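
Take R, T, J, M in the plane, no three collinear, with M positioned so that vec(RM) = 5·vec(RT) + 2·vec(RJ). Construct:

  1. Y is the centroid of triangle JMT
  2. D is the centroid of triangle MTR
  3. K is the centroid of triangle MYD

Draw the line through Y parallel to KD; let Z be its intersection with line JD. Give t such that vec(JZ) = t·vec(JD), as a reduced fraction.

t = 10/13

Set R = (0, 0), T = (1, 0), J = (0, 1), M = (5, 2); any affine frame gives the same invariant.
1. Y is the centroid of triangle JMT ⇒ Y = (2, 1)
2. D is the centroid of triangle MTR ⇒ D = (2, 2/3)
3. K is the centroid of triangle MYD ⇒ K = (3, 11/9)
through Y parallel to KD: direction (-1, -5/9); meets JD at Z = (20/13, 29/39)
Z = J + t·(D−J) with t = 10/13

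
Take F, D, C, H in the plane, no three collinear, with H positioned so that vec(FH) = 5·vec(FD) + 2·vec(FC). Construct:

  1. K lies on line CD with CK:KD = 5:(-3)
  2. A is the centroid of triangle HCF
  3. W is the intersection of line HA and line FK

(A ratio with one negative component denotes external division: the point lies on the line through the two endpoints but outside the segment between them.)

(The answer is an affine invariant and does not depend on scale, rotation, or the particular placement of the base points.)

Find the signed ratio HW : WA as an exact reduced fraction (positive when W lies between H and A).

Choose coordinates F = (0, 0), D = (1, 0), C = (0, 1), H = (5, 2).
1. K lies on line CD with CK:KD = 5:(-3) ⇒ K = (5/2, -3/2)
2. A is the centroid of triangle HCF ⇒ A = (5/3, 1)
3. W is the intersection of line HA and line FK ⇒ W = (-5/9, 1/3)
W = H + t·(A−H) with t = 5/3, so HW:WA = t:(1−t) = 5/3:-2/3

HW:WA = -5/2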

···

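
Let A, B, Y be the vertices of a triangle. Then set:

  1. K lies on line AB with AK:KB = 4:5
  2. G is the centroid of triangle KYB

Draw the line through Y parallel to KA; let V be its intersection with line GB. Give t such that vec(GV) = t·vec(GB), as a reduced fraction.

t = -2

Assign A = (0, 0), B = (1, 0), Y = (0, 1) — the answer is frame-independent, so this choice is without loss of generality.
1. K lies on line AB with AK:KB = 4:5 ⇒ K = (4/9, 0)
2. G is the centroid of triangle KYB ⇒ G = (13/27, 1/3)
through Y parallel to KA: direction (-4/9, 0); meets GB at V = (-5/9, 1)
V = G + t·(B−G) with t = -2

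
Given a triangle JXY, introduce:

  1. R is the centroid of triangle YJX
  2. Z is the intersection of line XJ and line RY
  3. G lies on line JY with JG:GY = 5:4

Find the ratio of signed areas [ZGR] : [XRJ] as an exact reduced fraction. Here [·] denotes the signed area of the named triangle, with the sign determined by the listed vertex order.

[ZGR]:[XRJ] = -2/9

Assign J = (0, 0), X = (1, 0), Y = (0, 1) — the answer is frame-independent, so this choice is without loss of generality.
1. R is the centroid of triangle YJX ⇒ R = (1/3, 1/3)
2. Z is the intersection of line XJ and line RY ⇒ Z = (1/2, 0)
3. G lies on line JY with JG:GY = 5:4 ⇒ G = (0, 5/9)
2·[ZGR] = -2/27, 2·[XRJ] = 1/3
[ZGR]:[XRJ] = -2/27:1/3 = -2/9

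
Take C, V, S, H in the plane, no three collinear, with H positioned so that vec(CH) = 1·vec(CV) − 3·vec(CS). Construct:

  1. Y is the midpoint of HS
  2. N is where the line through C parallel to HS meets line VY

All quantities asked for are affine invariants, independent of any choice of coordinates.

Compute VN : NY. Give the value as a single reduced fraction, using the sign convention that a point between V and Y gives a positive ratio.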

···

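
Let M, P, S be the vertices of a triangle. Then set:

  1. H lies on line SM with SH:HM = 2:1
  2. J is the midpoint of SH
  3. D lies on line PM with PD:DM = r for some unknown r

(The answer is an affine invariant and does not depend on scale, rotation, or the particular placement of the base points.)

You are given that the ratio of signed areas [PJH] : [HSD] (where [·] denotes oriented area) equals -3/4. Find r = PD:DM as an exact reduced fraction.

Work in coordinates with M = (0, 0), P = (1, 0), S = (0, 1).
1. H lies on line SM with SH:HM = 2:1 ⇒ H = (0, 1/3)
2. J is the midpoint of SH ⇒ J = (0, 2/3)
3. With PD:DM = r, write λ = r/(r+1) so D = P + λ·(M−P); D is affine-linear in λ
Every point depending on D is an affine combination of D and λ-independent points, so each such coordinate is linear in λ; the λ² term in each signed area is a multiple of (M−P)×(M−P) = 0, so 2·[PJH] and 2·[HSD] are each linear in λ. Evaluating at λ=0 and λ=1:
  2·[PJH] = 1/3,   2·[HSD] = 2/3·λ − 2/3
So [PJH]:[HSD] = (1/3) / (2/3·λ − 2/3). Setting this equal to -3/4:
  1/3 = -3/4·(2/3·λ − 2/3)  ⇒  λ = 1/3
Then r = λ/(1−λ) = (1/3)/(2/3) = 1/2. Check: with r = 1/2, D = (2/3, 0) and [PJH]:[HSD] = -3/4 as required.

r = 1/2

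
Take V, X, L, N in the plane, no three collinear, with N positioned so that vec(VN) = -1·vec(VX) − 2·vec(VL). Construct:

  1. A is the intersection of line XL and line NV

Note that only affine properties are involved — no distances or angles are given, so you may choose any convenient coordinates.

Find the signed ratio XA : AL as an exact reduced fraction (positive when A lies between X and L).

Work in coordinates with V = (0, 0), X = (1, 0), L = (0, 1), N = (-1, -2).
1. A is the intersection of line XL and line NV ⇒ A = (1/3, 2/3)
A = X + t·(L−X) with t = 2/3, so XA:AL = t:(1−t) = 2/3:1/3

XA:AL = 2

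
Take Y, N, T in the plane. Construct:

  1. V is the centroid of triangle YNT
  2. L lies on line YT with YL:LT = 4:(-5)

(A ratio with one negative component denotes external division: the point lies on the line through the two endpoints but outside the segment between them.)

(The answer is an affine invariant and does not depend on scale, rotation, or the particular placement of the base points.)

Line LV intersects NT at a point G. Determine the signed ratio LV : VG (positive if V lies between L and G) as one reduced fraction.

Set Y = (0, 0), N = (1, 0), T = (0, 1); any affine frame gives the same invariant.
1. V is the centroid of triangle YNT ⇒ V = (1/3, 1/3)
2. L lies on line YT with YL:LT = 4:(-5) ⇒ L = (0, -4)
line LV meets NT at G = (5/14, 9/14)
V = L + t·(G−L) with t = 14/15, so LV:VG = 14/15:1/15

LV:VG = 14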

···

**Task statement**
Every line above that includes the word "plane" should be listed.

**Result below**
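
Take R, T, J, M in the plane, no three collinear, with M positioned so that vec(RM) = 5·vec(RT) + 2·vec(RJ). Construct:
Take F, D, C, H in the plane, no three collinear, with H positioned so that vec(FH) = 5·vec(FD) + 2·vec(FC). Construct:
Take C, V, S, H in the plane, no three collinear, with H positioned so that vec(CH) = 1·vec(CV) − 3·vec(CS). Construct:
Take V, X, L, N in the plane, no three collinear, with N positioned so that vec(VN) = -1·vec(VX) − 2·vec(VL). Construct:
Take Y, N, T in the plane. Construct: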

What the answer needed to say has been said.